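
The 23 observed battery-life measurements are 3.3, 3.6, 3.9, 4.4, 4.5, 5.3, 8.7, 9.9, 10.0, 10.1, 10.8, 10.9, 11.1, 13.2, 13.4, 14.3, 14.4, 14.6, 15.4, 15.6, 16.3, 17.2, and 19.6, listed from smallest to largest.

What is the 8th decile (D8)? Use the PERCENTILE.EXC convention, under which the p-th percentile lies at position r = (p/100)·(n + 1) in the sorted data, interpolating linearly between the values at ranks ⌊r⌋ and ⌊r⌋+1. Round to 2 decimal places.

n = 23.
r = (80/100)·(23 + 1) = 19.2.
Rank 19 is 15.4 and rank 20 is 15.6.
Interpolate: 15.4 + 0.2·(15.6 − 15.4) = 15.4 + 0.2·0.2 = 15.44.

15.44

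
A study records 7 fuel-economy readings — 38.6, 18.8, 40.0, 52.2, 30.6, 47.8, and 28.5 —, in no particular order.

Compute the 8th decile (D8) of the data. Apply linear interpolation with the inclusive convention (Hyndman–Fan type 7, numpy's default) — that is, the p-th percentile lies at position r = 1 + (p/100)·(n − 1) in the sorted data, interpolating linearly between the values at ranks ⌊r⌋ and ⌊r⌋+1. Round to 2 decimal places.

46.24

Sorted: 18.8, 28.5, 30.6, 38.6, 40.0, 47.8, 52.2.
n = 7.
r = 1 + (80/100)·(7 − 1) = 1 + 4.8 = 5.8.
Rank 5 is 40.0 and rank 6 is 47.8.
Interpolate: 40.0 + 0.8·(47.8 − 40.0) = 40.0 + 0.8·7.8 = 46.24.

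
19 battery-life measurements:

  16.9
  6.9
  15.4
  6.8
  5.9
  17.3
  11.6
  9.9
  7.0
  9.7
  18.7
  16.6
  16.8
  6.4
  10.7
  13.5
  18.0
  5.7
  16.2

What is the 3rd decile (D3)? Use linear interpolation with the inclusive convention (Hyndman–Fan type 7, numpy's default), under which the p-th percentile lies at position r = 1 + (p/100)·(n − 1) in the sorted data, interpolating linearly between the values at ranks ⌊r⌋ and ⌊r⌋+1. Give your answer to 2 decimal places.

Sorted: 5.7, 5.9, 6.4, 6.8, 6.9, 7.0, 9.7, 9.9, 10.7, 11.6, 13.5, 15.4, 16.2, 16.6, 16.8, 16.9, 17.3, 18.0, 18.7.
n = 19.
r = 1 + (30/100)·(19 − 1) = 1 + 5.4 = 6.4.
Rank 6 is 7.0 and rank 7 is 9.7.
Interpolate: 7.0 + 0.4·(9.7 − 7.0) = 7.0 + 0.4·2.7 = 8.08.

8.08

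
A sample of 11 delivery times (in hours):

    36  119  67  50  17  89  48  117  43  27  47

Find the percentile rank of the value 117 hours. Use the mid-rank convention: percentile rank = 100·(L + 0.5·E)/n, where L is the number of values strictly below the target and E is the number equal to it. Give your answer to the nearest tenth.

Sorted: 17, 27, 36, 43, 47, 48, 50, 67, 89, 117, 119.
Count below 117: L = 9; count equal: E = 1; n = 11.
Percentile rank = 100·(9 + 0.5·1)/11 = 100·9.5/11 = 86.36.

86.4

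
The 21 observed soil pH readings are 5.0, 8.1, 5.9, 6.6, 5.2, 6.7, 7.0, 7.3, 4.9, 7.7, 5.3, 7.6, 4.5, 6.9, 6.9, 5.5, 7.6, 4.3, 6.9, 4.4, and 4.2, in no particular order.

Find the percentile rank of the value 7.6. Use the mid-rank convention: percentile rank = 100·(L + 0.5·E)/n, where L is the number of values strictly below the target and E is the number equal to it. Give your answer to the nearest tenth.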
════════════════
» **REQUIRED ACTION**
Repeat the listing above word for word, with no line missing.

» **ANSWER TO THIS EXERCISE**
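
The 23 observed battery-life measurements are 3.3, 3.6, 3.9, 4.4, 4.5, 5.3, 8.7, 9.9, 10.0, 10.1, 10.8, 10.9, 11.1, 13.2, 13.4, 14.3, 14.4, 14.6, 15.4, 15.6, 16.3, 17.2, and 19.6, listed from smallest to largest.

What is the 8th decile (D8)? Use the PERCENTILE.EXC convention, under which the p-th percentile lies at position r = (p/100)·(n + 1) in the sorted data, interpolating linearly between the values at ranks ⌊r⌋ and ⌊r⌋+1. Round to 2 decimal places.

n = 23.
r = (80/100)·(23 + 1) = 19.2.
Rank 19 is 15.4 and rank 20 is 15.6.
Interpolate: 15.4 + 0.2·(15.6 − 15.4) = 15.4 + 0.2·0.2 = 15.44.

15.44

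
A study records 7 fuel-economy readings — 38.6, 18.8, 40.0, 52.2, 30.6, 47.8, and 28.5 —, in no particular order.

Compute the 8th decile (D8) of the data. Apply linear interpolation with the inclusive convention (Hyndman–Fan type 7, numpy's default) — that is, the p-th percentile lies at position r = 1 + (p/100)·(n − 1) in the sorted data, interpolating linearly between the values at ranks ⌊r⌋ and ⌊r⌋+1. Round to 2 decimal places.

46.24

Sorted: 18.8, 28.5, 30.6, 38.6, 40.0, 47.8, 52.2.
n = 7.
r = 1 + (80/100)·(7 − 1) = 1 + 4.8 = 5.8.
Rank 5 is 40.0 and rank 6 is 47.8.
Interpolate: 40.0 + 0.8·(47.8 − 40.0) = 40.0 + 0.8·7.8 = 46.24.

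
19 battery-life measurements:

  16.9
  6.9
  15.4
  6.8
  5.9
  17.3
  11.6
  9.9
  7.0
  9.7
  18.7
  16.6
  16.8
  6.4
  10.7
  13.5
  18.0
  5.7
  16.2

What is the 3rd decile (D3)? Use linear interpolation with the inclusive convention (Hyndman–Fan type 7, numpy's default), under which the p-th percentile lies at position r = 1 + (p/100)·(n − 1) in the sorted data, interpolating linearly between the values at ranks ⌊r⌋ and ⌊r⌋+1. Give your answer to 2 decimal places.

Sorted: 5.7, 5.9, 6.4, 6.8, 6.9, 7.0, 9.7, 9.9, 10.7, 11.6, 13.5, 15.4, 16.2, 16.6, 16.8, 16.9, 17.3, 18.0, 18.7.
n = 19.
r = 1 + (30/100)·(19 − 1) = 1 + 5.4 = 6.4.
Rank 6 is 7.0 and rank 7 is 9.7.
Interpolate: 7.0 + 0.4·(9.7 − 7.0) = 7.0 + 0.4·2.7 = 8.08.

8.08

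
A sample of 11 delivery times (in hours):

    36  119  67  50  17  89  48  117  43  27  47

Find the percentile rank of the value 117 hours. Use the mid-rank convention: percentile rank = 100·(L + 0.5·E)/n, where L is the number of values strictly below the target and E is the number equal to it. Give your answer to the nearest tenth.

Sorted: 17, 27, 36, 43, 47, 48, 50, 67, 89, 117, 119.
Count below 117: L = 9; count equal: E = 1; n = 11.
Percentile rank = 100·(9 + 0.5·1)/11 = 100·9.5/11 = 86.36.

86.4

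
The 21 observed soil pH readings are 5.0, 8.1, 5.9, 6.6, 5.2, 6.7, 7.0, 7.3, 4.9, 7.7, 5.3, 7.6, 4.5, 6.9, 6.9, 5.5, 7.6, 4.3, 6.9, 4.4, and 4.2, in no particular order.

Find the percentile rank of the value 7.6. Use the mid-rank convention: percentile rank = 100·(L + 0.5·E)/n, where L is the number of values strictly below the target and E is the number equal to it. Give your answer to the nearest tenth.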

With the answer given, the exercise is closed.